-- Information follows --

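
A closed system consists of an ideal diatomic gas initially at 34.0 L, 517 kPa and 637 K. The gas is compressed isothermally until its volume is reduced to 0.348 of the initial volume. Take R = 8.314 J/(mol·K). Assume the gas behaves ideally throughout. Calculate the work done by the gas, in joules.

-18600 J

n = P₁V₁/(RT₁) = 517×34.0/(8.314×637) = 3.32 mol.
Isothermal: T stays 637 K; PV = const ⇒ V₂ = 11.8 L, P₂ = 1490 kPa.
W = nRT ln(V₂/V₁) = 3.32×8.314×637×ln(0.348) = -18600 J.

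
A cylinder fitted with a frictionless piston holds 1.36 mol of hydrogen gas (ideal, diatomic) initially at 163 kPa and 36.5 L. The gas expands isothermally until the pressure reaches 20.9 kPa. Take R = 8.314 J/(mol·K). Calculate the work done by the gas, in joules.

12200 J

T₁ = P₁V₁/(nR) = 163×36.5/(1.36×8.314) = 526 K.
Isothermal: T stays 526 K; PV = const ⇒ V₂ = 285 L, P₂ = 20.9 kPa.
W = nRT ln(V₂/V₁) = 1.36×8.314×526×ln(7.80) = 12200 J.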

-- Information concluded --

Problem to solve. Output all of the records, keeping every word exact.

Reply to the exercise.
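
A closed system consists of an ideal diatomic gas initially at 34.0 L, 517 kPa and 637 K. The gas is compressed isothermally until its volume is reduced to 0.348 of the initial volume. Take R = 8.314 J/(mol·K). Assume the gas behaves ideally throughout. Calculate the work done by the gas, in joules.

-18600 J

n = P₁V₁/(RT₁) = 517×34.0/(8.314×637) = 3.32 mol.
Isothermal: T stays 637 K; PV = const ⇒ V₂ = 11.8 L, P₂ = 1490 kPa.
W = nRT ln(V₂/V₁) = 3.32×8.314×637×ln(0.348) = -18600 J.

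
A cylinder fitted with a frictionless piston holds 1.36 mol of hydrogen gas (ideal, diatomic) initially at 163 kPa and 36.5 L. The gas expands isothermally until the pressure reaches 20.9 kPa. Take R = 8.314 J/(mol·K). Calculate the work done by the gas, in joules.

12200 J

T₁ = P₁V₁/(nR) = 163×36.5/(1.36×8.314) = 526 K.
Isothermal: T stays 526 K; PV = const ⇒ V₂ = 285 L, P₂ = 20.9 kPa.
W = nRT ln(V₂/V₁) = 1.36×8.314×526×ln(7.80) = 12200 J.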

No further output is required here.